*** Opening of RECORDS PROVIDED ***
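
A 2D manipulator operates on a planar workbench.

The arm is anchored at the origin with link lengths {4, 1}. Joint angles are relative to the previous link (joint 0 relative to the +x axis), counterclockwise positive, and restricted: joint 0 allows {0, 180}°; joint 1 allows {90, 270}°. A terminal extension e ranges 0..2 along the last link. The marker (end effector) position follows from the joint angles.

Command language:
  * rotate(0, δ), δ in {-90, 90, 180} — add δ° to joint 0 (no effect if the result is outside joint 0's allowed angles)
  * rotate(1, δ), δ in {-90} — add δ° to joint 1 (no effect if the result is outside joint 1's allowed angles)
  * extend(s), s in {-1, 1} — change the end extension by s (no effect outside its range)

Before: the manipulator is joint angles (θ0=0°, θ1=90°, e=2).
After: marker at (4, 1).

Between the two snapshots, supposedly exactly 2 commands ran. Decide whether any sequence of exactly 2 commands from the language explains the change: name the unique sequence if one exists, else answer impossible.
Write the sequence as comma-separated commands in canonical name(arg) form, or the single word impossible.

from: joint angles (θ0=0°, θ1=90°, e=2)
[1] after extend(-1): joint angles (θ0=0°, θ1=90°, e=1)
[2] after extend(-1): joint angles (θ0=0°, θ1=90°, e=0)
uniquely the one of 36 2-step routes that fits.

extend(-1), extend(-1)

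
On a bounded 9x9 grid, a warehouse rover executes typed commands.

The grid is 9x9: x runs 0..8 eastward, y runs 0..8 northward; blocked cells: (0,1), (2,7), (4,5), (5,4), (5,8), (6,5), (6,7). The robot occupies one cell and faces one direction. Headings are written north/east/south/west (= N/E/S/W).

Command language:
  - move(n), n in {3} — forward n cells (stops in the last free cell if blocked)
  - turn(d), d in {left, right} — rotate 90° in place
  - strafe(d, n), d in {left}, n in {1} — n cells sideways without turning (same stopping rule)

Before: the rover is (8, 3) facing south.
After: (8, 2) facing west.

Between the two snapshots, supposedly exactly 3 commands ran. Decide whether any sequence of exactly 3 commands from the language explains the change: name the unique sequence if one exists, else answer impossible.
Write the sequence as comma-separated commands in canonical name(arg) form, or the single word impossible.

key: the first strafe(left, 1) runs into the grid edge before its full distance
initial: (8, 3) facing south
step 1 (strafe(left, 1)): (8, 3) facing south
step 2 (turn(right)): (8, 3) facing west
step 3 (strafe(left, 1)): (8, 2) facing west
uniquely the one of 64 3-step routes that fits.

strafe(left, 1), turn(right), strafe(left, 1)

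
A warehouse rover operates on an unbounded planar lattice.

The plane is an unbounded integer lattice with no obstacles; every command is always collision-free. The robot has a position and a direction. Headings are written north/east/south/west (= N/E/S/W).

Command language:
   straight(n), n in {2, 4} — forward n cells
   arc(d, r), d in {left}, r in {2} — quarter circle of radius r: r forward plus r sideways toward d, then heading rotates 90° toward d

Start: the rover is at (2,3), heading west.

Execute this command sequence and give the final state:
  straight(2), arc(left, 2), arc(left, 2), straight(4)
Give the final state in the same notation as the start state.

at (4,-1), heading east

t0: at (2,3), heading west
t=1 straight(2) ⇒ at (0,3), heading west
t=2 arc(left, 2) ⇒ at (-2,1), heading south
t=3 arc(left, 2) ⇒ at (0,-1), heading east
t=4 straight(4) ⇒ at (4,-1), heading east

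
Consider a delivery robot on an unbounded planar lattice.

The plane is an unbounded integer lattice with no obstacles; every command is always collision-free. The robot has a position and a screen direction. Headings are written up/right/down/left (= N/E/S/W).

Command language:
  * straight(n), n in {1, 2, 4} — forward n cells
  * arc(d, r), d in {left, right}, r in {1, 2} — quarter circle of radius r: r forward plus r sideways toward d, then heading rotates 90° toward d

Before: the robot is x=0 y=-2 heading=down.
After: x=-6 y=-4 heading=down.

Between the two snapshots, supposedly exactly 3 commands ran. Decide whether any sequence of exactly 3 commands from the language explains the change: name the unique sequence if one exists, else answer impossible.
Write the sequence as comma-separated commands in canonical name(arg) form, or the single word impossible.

arc(right, 1), straight(4), arc(left, 1)

key: running arc(left, 1) before arc(right, 1) would end elsewhere — order is forced
from: x=0 y=-2 heading=down
1. arc(right, 1) → x=-1 y=-3 heading=left
2. straight(4) → x=-5 y=-3 heading=left
3. arc(left, 1) → x=-6 y=-4 heading=down
no rival 3-sequence matches.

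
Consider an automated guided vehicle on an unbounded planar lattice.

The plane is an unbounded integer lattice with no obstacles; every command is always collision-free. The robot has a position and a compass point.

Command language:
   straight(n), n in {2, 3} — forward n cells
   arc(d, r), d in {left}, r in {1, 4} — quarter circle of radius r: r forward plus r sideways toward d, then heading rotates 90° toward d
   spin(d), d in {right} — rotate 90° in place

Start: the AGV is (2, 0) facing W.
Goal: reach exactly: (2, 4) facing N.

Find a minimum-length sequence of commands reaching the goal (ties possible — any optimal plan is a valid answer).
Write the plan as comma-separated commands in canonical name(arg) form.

initial: (2, 0) facing W
1. spin(right) → (2, 0) facing N
2. straight(2) → (2, 2) facing N
3. straight(2) → (2, 4) facing N
nothing shorter than 3 reaches the goal.

spin(right), straight(2), straight(2)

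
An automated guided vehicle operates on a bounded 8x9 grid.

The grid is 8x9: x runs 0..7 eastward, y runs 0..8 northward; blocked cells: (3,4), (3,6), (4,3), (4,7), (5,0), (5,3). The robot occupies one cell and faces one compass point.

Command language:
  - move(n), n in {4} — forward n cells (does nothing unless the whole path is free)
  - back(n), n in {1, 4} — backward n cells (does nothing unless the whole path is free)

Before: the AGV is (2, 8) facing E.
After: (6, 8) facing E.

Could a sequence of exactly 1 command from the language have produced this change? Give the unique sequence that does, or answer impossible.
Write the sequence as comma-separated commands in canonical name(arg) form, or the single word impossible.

key: still facing E — the one step turns nothing
start: (2, 8) facing E
t=1 move(4) ⇒ (6, 8) facing E
all 3 alternatives checked — unique.

move(4)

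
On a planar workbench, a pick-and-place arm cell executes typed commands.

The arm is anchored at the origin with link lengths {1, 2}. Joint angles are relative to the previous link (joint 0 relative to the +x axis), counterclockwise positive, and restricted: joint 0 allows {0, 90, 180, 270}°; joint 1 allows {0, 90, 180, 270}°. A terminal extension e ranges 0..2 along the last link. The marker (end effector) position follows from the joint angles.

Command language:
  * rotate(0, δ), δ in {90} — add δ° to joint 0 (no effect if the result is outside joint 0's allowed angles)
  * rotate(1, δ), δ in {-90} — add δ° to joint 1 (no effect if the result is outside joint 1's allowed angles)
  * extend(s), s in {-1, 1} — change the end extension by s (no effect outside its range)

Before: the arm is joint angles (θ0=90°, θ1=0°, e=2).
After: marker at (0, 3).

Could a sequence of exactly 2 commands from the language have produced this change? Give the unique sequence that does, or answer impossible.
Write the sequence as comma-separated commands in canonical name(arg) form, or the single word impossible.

t0: joint angles (θ0=90°, θ1=0°, e=2)
t=1 extend(-1) ⇒ joint angles (θ0=90°, θ1=0°, e=1)
t=2 extend(-1) ⇒ joint angles (θ0=90°, θ1=0°, e=0)
all 16 alternatives checked — unique.

extend(-1), extend(-1)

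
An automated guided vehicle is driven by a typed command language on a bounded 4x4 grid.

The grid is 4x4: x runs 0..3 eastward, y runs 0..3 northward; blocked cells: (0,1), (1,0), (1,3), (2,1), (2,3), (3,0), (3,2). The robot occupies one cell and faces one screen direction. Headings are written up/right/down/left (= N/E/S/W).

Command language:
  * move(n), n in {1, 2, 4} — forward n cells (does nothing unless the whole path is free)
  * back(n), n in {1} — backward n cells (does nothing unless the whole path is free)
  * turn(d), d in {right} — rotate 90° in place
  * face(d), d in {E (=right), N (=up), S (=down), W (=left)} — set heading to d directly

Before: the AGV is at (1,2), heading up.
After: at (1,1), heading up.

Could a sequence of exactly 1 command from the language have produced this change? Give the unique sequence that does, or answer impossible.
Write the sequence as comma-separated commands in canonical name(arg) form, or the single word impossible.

key: still facing N — the one step turns nothing
start: at (1,2), heading up
t=1 back(1) ⇒ at (1,1), heading up
uniquely the one of 9 1-step routes that fits.

back(1)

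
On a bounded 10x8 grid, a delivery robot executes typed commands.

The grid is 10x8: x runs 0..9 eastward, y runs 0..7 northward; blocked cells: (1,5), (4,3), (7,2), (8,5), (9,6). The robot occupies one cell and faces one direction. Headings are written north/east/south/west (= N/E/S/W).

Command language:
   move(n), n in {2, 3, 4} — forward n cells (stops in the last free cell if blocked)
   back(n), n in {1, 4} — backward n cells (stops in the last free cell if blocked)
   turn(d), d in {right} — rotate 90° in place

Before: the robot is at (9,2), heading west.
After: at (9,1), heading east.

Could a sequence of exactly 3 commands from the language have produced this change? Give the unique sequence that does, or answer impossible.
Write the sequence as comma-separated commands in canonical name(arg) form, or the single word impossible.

turn(right), back(1), turn(right)

key: cell and facing (now E) both changed — the 3 commands mix motion and turning
begin: at (9,2), heading west
1. turn(right) → at (9,2), heading north
2. back(1) → at (9,1), heading north
3. turn(right) → at (9,1), heading east
no rival 3-sequence matches.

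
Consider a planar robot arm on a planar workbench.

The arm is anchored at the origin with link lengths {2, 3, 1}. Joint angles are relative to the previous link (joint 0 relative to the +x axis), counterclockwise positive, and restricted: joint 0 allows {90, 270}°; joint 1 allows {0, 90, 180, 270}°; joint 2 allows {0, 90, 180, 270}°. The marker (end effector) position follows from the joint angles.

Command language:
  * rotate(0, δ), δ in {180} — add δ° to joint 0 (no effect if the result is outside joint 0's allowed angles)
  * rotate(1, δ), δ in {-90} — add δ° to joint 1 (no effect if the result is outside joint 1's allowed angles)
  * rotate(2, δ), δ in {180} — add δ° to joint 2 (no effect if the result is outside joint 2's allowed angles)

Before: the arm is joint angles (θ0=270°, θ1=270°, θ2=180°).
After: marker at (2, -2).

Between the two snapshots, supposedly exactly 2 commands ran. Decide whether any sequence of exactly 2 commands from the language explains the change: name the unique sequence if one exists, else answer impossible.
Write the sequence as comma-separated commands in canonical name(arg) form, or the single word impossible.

rotate(1, -90), rotate(1, -90)

begin: joint angles (θ0=270°, θ1=270°, θ2=180°)
step 1 (rotate(1, -90)): joint angles (θ0=270°, θ1=180°, θ2=180°)
step 2 (rotate(1, -90)): joint angles (θ0=270°, θ1=90°, θ2=180°)
no other 2-command option fits: unique.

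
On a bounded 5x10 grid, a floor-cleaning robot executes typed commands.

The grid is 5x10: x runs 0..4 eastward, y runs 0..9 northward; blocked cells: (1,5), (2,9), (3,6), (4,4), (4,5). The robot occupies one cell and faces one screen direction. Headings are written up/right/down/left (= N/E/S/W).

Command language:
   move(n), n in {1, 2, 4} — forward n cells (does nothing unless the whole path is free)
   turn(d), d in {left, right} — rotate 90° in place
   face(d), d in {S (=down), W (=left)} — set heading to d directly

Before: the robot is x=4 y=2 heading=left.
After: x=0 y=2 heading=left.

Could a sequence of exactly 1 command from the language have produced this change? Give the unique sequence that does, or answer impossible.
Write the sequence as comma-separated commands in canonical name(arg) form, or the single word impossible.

key: heading stays W — the single command does not turn
from: x=4 y=2 heading=left
t=1 move(4) ⇒ x=0 y=2 heading=left
no other 1-command option fits: unique.

move(4)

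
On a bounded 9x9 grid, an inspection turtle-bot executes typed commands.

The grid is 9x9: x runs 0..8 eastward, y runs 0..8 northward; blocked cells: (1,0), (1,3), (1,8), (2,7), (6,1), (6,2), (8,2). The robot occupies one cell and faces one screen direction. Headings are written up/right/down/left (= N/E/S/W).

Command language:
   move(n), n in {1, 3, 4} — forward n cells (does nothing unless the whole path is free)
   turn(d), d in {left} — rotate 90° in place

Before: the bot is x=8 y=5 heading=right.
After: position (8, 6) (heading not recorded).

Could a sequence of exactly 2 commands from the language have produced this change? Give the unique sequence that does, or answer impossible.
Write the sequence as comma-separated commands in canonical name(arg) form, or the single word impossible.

turn(left), move(1)

key: order matters: swapping turn(left) and move(1) lands elsewhere
t0: x=8 y=5 heading=right
t=1 turn(left) ⇒ x=8 y=5 heading=up
t=2 move(1) ⇒ x=8 y=6 heading=up
no other 2-command option fits: unique.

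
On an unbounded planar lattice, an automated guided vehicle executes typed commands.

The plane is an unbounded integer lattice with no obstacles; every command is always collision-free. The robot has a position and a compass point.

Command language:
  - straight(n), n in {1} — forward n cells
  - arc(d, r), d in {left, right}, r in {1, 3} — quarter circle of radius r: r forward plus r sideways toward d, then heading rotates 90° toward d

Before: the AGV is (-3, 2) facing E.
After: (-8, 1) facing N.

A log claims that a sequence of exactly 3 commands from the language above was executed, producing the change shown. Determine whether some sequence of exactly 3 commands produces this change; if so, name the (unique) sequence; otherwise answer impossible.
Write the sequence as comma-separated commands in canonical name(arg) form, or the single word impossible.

key: running arc(right, 3) before arc(right, 1) would end elsewhere — order is forced
initial: (-3, 2) facing E
t=1 arc(right, 1) ⇒ (-2, 1) facing S
t=2 arc(right, 3) ⇒ (-5, -2) facing W
t=3 arc(right, 3) ⇒ (-8, 1) facing N
no other 3-command option fits: unique.

arc(right, 1), arc(right, 3), arc(right, 3)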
*** Close of RECORDS PROVIDED ***
- [WHAT NEEDS TO BE DONE]:
For this exercise, gather every line of the data that contains the word "extension".

- [PROBLEM SOLUTION]:
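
The arm is anchored at the origin with link lengths {4, 1}. Joint angles are relative to the previous link (joint 0 relative to the +x axis), counterclockwise positive, and restricted: joint 0 allows {0, 180}°; joint 1 allows {90, 270}°. A terminal extension e ranges 0..2 along the last link. The marker (end effector) position follows from the joint angles.
  * extend(s), s in {-1, 1} — change the end extension by s (no effect outside its range)
The arm is anchored at the origin with link lengths {1, 2}. Joint angles are relative to the previous link (joint 0 relative to the +x axis), counterclockwise positive, and restricted: joint 0 allows {0, 90, 180, 270}°; joint 1 allows {0, 90, 180, 270}°. A terminal extension e ranges 0..2 along the last link. The marker (end effector) position follows from the joint angles.
  * extend(s), s in {-1, 1} — change the end extension by s (no effect outside its range)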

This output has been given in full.